• DATA TO EXAMINE
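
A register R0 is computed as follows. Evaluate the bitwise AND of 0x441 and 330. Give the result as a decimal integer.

64

0x441 = 10001000001
330 = 00101001010
AND → 00001000000 = 64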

• PROBLEM REQUIREMENTS
Please copy the whole of the material exactly as written.

• EXPECTED OUTPUT
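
A register R0 is computed as follows. Evaluate the bitwise AND of 0x441 and 330. Give the result as a decimal integer.

64

0x441 = 10001000001
330 = 00101001010
AND → 00001000000 = 64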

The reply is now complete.